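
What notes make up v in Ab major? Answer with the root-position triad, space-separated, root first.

Eb Gb Bb

The root, Eb, is scale degree 5 — the same note in Ab major and Ab minor; only the chord quality changes. Stacking thirds in Ab minor on Eb gives Eb–Gb–Bb.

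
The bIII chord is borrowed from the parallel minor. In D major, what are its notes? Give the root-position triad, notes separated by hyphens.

The root of bIII is the lowered 3rd degree: F# becomes F. In D minor the chord on F is F–A–C.

F-A-C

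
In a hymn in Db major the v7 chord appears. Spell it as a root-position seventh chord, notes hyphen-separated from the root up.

The root, Ab, is scale degree 5 — the same note in Db major and Db minor; only the chord quality changes. Stacking thirds in Db minor on Ab gives Ab–Cb–Eb–Gb.

Ab-Cb-Eb-Gb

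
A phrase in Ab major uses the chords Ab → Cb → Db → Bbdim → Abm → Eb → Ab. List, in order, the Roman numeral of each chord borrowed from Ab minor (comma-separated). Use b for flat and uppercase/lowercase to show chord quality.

The diatonic triads in Ab major are Ab, Bbm, Cm, Db, Eb, Fm, Gdim. Of the given chords, Ab, Db and Eb are diatonic. Cb (Cb–Eb–Gb) doesn't fit — on degree 3 Ab major would have Cm (iii). Cb is the degree-3 chord of Ab minor, so it is the borrowed bIII. But Bbdim (Bb–Db–Fb) is foreign: the diatonic ii on degree 2 is Bbm, whereas Bbdim comes from Ab minor. It is labeled ii°. But Abm (Ab–Cb–Eb) is foreign: the diatonic I on degree 1 is Ab, whereas Abm comes from Ab minor. It is labeled i.

bIII, ii°, i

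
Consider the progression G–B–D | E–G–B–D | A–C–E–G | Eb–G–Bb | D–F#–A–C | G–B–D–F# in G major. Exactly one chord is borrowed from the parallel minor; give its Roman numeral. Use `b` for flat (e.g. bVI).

bVI

The diatonic triads in G major are G, Am, Bm, C, D, Em, F#dim. Of the given chords, G–B–D = G, E–G–B–D = Em7, A–C–E–G = Am7, D–F#–A–C = D7 and G–B–D–F# = Gmaj7 are diatonic. Eb–G–Bb doesn't fit — on degree 6 G major would have Em (vi). Eb is the degree-6 chord of G minor, so it is the borrowed bVI.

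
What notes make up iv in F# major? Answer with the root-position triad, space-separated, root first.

iv is built on scale degree 4, which is B in both F# major and its parallel. Stacking thirds in F# minor on B gives B–D–F#.

B D F#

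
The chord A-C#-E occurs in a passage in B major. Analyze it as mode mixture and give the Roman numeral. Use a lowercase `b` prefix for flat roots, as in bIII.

bVII

In B major scale degree 7 is A#; A is its lowered form, from B minor. The diatonic chord on degree 7 would be A#dim (vii°), but A–C#–E is the major chord from B minor. As a borrowed chord it is labeled bVII.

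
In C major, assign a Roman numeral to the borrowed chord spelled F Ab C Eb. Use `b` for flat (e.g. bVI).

The root F is the diatonic 4th degree of C major; the borrowing shows in the chord quality. F–Ab–C–Eb is a minor-seventh chord — the form found in C minor, not the diatonic IV (F). Borrowed into C major it is written iv7.

iv7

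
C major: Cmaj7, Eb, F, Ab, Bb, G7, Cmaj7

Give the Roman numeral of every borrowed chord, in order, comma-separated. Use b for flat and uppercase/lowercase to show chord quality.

bIII, bVI, bVII

C major has the diatonic set C, Dm, Em, F, G, Am, Bdim. Of the given chords, Cmaj7, F and G7 are diatonic. Eb (Eb–G–Bb) doesn't fit — on degree 3 C major would have Em (iii). Eb is the degree-3 chord of C minor, so it is the borrowed bIII. Ab (Ab–C–Eb) is not: scale degree 6 in C major carries Am (vi). In C minor the chord on that degree is Ab, so here it functions as bVI, borrowed from the parallel minor. Bb (Bb–D–F) doesn't fit — on degree 7 C major would have Bdim (vii°). Bb is the degree-7 chord of C minor, so it is the borrowed bVII.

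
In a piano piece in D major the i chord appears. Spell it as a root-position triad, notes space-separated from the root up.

D F A

i is built on scale degree 1, which is D in both D major and its parallel. Stacking thirds in D minor on D gives D–F–A.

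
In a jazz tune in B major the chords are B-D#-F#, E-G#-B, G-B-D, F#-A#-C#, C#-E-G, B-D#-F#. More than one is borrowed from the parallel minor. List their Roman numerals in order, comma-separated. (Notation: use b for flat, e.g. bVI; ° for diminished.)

bVI, ii°

In B major the diatonic chords are B, C#m, D#m, E, F#, G#m, A#dim. B–D#–F# = B, E–G#–B = E and F#–A#–C# = F# all belong to that set. G–B–D is not: scale degree 6 in B major carries G#m (vi). In B minor the chord on that degree is G, so here it functions as bVI, borrowed from the parallel minor. C#–E–G doesn't fit — on degree 2 B major would have C#m (ii). C#dim is the degree-2 chord of B minor, so it is the borrowed ii°.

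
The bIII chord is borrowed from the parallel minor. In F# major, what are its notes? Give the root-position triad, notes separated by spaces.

A C# E

bIII is built on the lowered scale degree 3. In F# major degree 3 is A#; lowered it becomes A. Stacking thirds in F# minor on A gives A–C#–E.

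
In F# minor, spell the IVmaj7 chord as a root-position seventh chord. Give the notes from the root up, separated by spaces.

B D# F# A#

The root, B, is scale degree 4 — the same note in F# minor and F# major; only the chord quality changes. Building the major-seventh chord from the parallel major on B: B–D#–F#–A#.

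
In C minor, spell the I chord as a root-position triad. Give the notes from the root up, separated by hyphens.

C-E-G

I is built on scale degree 1, which is C in both C minor and its parallel. Stacking thirds in C major on C gives C–E–G.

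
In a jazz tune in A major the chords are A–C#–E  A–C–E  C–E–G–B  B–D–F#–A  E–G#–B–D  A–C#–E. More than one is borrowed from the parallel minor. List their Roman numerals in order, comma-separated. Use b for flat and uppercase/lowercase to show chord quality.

The diatonic triads in A major are A, Bm, C#m, D, E, F#m, G#dim. A–C#–E = A, B–D–F#–A = Bm7 and E–G#–B–D = E7 all belong to that set. A–C–E doesn't fit — on degree 1 A major would have A (I). Am is the degree-1 chord of A minor, so it is the borrowed i. But C–E–G–B is foreign: the diatonic iii on degree 3 is C#m, whereas Cmaj7 comes from A minor. It is labeled bIIImaj7.

i, bIIImaj7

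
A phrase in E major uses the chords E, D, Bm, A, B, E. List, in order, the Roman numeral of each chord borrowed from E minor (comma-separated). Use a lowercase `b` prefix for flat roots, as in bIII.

bVII, v

In E major the diatonic chords are E, F#m, G#m, A, B, C#m, D#dim. E, A and B are all diatonic. D (D–F#–A) doesn't fit — on degree 7 E major would have D#dim (vii°). D is the degree-7 chord of E minor, so it is the borrowed bVII. Bm (B–D–F#) doesn't fit — on degree 5 E major would have B (V). Bm is the degree-5 chord of E minor, so it is the borrowed v.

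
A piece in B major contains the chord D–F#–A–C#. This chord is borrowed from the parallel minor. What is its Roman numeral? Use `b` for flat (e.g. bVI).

bIIImaj7

In B major scale degree 3 is D#; D is its lowered form, from B minor. Diatonically B major has D#m (iii) on that degree; D–F#–A–C# is instead the major-seventh chord native to B minor, so it takes the label bIIImaj7.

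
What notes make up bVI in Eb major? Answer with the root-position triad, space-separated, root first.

The root of bVI is the lowered 6th degree: C becomes Cb. In Eb minor the chord on Cb is Cb–Eb–Gb.

Cb Eb Gb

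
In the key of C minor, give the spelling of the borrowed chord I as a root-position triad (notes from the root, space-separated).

C E G

I is built on scale degree 1, which is C in both C minor and its parallel. Building the major chord from the parallel major on C: C–E–G.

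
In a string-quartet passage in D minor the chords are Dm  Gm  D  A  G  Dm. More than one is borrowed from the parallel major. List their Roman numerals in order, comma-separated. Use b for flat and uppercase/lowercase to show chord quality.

In D minor (with V from harmonic minor) the diatonic chords are Dm, Edim, F, Gm, A, Bb, C. Of the given chords, Dm, Gm and A are diatonic. D (D–F#–A) doesn't fit — on degree 1 D minor would have Dm (i). D is the degree-1 chord of D major, so it is the borrowed I. But G (G–B–D) is foreign: the diatonic iv on degree 4 is Gm, whereas G comes from D major. It is labeled IV.

I, IV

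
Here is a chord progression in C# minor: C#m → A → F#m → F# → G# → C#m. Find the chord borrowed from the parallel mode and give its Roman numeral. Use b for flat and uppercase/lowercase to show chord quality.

The diatonic triads in C# minor (with V from harmonic minor) are C#m, D#dim, E, F#m, G#, A, B. C#m, A, F#m and G# all belong to that set. F# (F#–A#–C#) doesn't fit — on degree 4 C# minor would have F#m (iv). F# is the degree-4 chord of C# major, so it is the borrowed IV.

IV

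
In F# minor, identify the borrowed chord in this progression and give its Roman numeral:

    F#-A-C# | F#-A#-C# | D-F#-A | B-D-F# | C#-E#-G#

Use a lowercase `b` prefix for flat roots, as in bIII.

F# minor has the diatonic set F#m, G#dim, A, Bm, C#, D, E (with V from harmonic minor). F#–A–C# = F#m, D–F#–A = D, B–D–F# = Bm and C#–E#–G# = C# all belong to that set. F#–A#–C# doesn't fit — on degree 1 F# minor would have F#m (i). F# is the degree-1 chord of F# major, so it is the borrowed I.

I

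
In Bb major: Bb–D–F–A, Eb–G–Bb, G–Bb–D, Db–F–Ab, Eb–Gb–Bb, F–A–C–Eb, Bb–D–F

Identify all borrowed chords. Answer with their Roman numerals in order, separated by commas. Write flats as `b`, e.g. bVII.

bIII, iv

In Bb major the diatonic chords are Bb, Cm, Dm, Eb, F, Gm, Adim. Bb–D–F–A = Bbmaj7, Eb–G–Bb = Eb, G–Bb–D = Gm, F–A–C–Eb = F7 and Bb–D–F = Bb are all diatonic. Db–F–Ab doesn't fit — on degree 3 Bb major would have Dm (iii). Db is the degree-3 chord of Bb minor, so it is the borrowed bIII. Eb–Gb–Bb doesn't fit — on degree 4 Bb major would have Eb (IV). Ebm is the degree-4 chord of Bb minor, so it is the borrowed iv.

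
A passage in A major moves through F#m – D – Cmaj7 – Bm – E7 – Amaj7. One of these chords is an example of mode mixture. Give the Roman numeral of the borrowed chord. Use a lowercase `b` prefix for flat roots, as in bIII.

The diatonic triads in A major are A, Bm, C#m, D, E, F#m, G#dim. F#m, D, Bm, E7 and Amaj7 all belong to that set. Cmaj7 (C–E–G–B) is not: scale degree 3 in A major carries C#m (iii). In A minor the chord on that degree is Cmaj7, so here it functions as bIIImaj7, borrowed from the parallel minor.

bIIImaj7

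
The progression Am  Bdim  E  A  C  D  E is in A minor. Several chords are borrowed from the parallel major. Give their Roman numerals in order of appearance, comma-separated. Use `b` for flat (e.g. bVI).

I, IV

The diatonic triads in A minor (with V from harmonic minor) are Am, Bdim, C, Dm, E, F, G. Am, Bdim, E and C are all diatonic. A (A–C#–E) is not: scale degree 1 in A minor carries Am (i). In A major the chord on that degree is A, so here it functions as I, borrowed from the parallel major. D (D–F#–A) is not: scale degree 4 in A minor carries Dm (iv). In A major the chord on that degree is D, so here it functions as IV, borrowed from the parallel major.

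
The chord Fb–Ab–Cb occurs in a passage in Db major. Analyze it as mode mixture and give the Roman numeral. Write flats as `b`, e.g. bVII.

The root Fb is the lowered 3rd scale degree — diatonically Db major has F there. Diatonically Db major has Fm (iii) on that degree; Fb–Ab–Cb is instead the major chord native to Db minor, so it takes the label bIII.

bIII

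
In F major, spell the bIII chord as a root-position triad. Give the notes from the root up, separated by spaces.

bIII is built on the lowered scale degree 3. In F major degree 3 is A; lowered it becomes Ab. Stacking thirds in F minor on Ab gives Ab–C–Eb.

Ab C Eb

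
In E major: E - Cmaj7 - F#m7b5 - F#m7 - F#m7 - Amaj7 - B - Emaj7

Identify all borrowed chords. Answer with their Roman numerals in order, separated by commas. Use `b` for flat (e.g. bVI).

bVImaj7, iiø7

In E major the diatonic chords are E, F#m, G#m, A, B, C#m, D#dim. Of the given chords, E, F#m7, Amaj7, B and Emaj7 are diatonic. But Cmaj7 (C–E–G–B) is foreign: the diatonic vi on degree 6 is C#m, whereas Cmaj7 comes from E minor. It is labeled bVImaj7. F#m7b5 (F#–A–C–E) is not: scale degree 2 in E major carries F#m (ii). In E minor the chord on that degree is F#m7b5, so here it functions as iiø7, borrowed from the parallel minor.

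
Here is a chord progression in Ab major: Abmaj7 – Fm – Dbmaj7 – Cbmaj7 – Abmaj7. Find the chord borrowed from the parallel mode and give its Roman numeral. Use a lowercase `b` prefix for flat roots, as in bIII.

Ab major has the diatonic set Ab, Bbm, Cm, Db, Eb, Fm, Gdim. Abmaj7, Fm and Dbmaj7 are all diatonic. But Cbmaj7 (Cb–Eb–Gb–Bb) is foreign: the diatonic iii on degree 3 is Cm, whereas Cbmaj7 comes from Ab minor. It is labeled bIIImaj7.

bIIImaj7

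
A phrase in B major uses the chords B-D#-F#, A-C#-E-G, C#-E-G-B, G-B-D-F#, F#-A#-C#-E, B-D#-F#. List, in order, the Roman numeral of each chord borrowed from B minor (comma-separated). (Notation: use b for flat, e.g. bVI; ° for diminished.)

bVII7, iiø7, bVImaj7

In B major the diatonic chords are B, C#m, D#m, E, F#, G#m, A#dim. B–D#–F# = B and F#–A#–C#–E = F#7 both belong to that set. A–C#–E–G is not: scale degree 7 in B major carries A#dim (vii°). In B minor the chord on that degree is A7, so here it functions as bVII7, borrowed from the parallel minor. C#–E–G–B is not: scale degree 2 in B major carries C#m (ii). In B minor the chord on that degree is C#m7b5, so here it functions as iiø7, borrowed from the parallel minor. But G–B–D–F# is foreign: the diatonic vi on degree 6 is G#m, whereas Gmaj7 comes from B minor. It is labeled bVImaj7.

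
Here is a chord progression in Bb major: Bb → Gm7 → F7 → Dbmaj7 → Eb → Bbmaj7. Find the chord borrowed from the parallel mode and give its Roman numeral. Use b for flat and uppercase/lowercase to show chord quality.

In Bb major the diatonic chords are Bb, Cm, Dm, Eb, F, Gm, Adim. Bb, Gm7, F7, Eb and Bbmaj7 all belong to that set. Dbmaj7 (Db–F–Ab–C) doesn't fit — on degree 3 Bb major would have Dm (iii). Dbmaj7 is the degree-3 chord of Bb minor, so it is the borrowed bIIImaj7.

bIIImaj7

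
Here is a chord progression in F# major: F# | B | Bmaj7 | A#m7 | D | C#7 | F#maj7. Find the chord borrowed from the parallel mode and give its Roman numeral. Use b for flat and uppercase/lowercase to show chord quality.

In F# major the diatonic chords are F#, G#m, A#m, B, C#, D#m, E#dim. Of the given chords, F#, B, Bmaj7, A#m7, C#7 and F#maj7 are diatonic. D (D–F#–A) is not: scale degree 6 in F# major carries D#m (vi). In F# minor the chord on that degree is D, so here it functions as bVI, borrowed from the parallel minor.

bVI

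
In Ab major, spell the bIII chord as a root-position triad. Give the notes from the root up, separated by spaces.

Cb Eb Gb

The root of bIII is the lowered 3rd degree: C becomes Cb. Building the major chord from the parallel minor on Cb: Cb–Eb–Gb.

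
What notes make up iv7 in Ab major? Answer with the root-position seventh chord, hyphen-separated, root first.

Db-Fb-Ab-Cb

The root, Db, is scale degree 4 — the same note in Ab major and Ab minor; only the chord quality changes. In Ab minor the chord on Db is Db–Fb–Ab–Cb.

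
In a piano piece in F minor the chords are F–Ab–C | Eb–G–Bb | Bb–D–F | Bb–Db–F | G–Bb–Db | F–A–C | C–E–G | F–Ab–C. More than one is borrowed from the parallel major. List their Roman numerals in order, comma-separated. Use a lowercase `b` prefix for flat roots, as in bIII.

In F minor (with V from harmonic minor) the diatonic chords are Fm, Gdim, Ab, Bbm, C, Db, Eb. F–Ab–C = Fm, Eb–G–Bb = Eb, Bb–Db–F = Bbm, G–Bb–Db = Gdim and C–E–G = C are all diatonic. Bb–D–F doesn't fit — on degree 4 F minor would have Bbm (iv). Bb is the degree-4 chord of F major, so it is the borrowed IV. F–A–C doesn't fit — on degree 1 F minor would have Fm (i). F is the degree-1 chord of F major, so it is the borrowed I.

IV, I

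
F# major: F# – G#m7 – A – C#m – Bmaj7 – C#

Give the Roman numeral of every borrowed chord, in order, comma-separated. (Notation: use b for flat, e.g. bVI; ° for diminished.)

bIII, v

In F# major the diatonic chords are F#, G#m, A#m, B, C#, D#m, E#dim. F#, G#m7, Bmaj7 and C# all belong to that set. A (A–C#–E) is not: scale degree 3 in F# major carries A#m (iii). In F# minor the chord on that degree is A, so here it functions as bIII, borrowed from the parallel minor. C#m (C#–E–G#) doesn't fit — on degree 5 F# major would have C# (V). C#m is the degree-5 chord of F# minor, so it is the borrowed v.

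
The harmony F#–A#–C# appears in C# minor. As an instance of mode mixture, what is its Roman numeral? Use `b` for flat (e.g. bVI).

IV

The root F# is the diatonic 4th degree of C# minor; the borrowing shows in the chord quality. Diatonically C# minor has F#m (iv) on that degree; F#–A#–C# is instead the major chord native to C# major, so it takes the label IV.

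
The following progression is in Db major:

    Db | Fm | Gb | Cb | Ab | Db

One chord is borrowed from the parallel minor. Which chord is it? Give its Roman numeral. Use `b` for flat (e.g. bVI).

In Db major the diatonic chords are Db, Ebm, Fm, Gb, Ab, Bbm, Cdim. Db, Fm, Gb and Ab all belong to that set. But Cb (Cb–Eb–Gb) is foreign: the diatonic vii° on degree 7 is Cdim, whereas Cb comes from Db minor. It is labeled bVII.

bVII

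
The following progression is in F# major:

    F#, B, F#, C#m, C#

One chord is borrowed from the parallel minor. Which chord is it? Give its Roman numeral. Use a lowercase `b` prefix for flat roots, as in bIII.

The diatonic triads in F# major are F#, G#m, A#m, B, C#, D#m, E#dim. Of the given chords, F#, B and C# are diatonic. But C#m (C#–E–G#) is foreign: the diatonic V on degree 5 is C#, whereas C#m comes from F# minor. It is labeled v.

v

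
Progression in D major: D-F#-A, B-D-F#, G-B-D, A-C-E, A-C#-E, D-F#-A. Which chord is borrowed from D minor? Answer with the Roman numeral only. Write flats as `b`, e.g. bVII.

The diatonic triads in D major are D, Em, F#m, G, A, Bm, C#dim. Of the given chords, D–F#–A = D, B–D–F# = Bm, G–B–D = G and A–C#–E = A are diatonic. A–C–E doesn't fit — on degree 5 D major would have A (V). Am is the degree-5 chord of D minor, so it is the borrowed v.

v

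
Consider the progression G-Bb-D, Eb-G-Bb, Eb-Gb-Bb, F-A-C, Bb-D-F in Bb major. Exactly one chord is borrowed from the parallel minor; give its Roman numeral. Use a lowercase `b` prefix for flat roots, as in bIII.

Bb major has the diatonic set Bb, Cm, Dm, Eb, F, Gm, Adim. G–Bb–D = Gm, Eb–G–Bb = Eb, F–A–C = F and Bb–D–F = Bb are all diatonic. Eb–Gb–Bb is not: scale degree 4 in Bb major carries Eb (IV). In Bb minor the chord on that degree is Ebm, so here it functions as iv, borrowed from the parallel minor.

iv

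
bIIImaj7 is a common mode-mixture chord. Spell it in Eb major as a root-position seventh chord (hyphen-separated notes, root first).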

> _HOW TO COMPLETE THIS TASK_
Filter the entries and copy out every line with the word "following".

> _ANSWER BOX_
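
The following progression is in Db major:
The following progression is in F# major: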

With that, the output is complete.